▶ [TRY IT] Using the string "becomes" as the key, pull each matching line out of the records below.

▶ [EXCERPTED RECORDS]
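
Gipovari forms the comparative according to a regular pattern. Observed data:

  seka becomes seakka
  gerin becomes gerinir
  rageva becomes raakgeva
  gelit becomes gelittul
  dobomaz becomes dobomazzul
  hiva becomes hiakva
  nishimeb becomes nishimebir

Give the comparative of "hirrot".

hiva and dobomaz both have last vowel 'a' yet inflect differently (hiakva, dobomazzul), so the last vowel is not what conditions the rule; the final letter is.
"hirrot" ends in -t. The one such stem in the data (gelit → gelittul) doubles the final consonant and adds -ul (as does dobomaz), so the same rule applies.
The other patterns: stems ending in -a insert -ak- after the first vowel; stems ending in -b or -n add -ir.
So hirrot → hirrottul.

hirrottul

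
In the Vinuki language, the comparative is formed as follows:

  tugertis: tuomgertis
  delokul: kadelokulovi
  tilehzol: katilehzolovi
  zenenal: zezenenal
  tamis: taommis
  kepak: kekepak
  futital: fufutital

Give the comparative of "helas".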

▶ [RESULT FOR THIS EXERCISE]
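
  seka becomes seakka
  gerin becomes gerinir
  rageva becomes raakgeva
  gelit becomes gelittul
  dobomaz becomes dobomazzul
  hiva becomes hiakva
  nishimeb becomes nishimebir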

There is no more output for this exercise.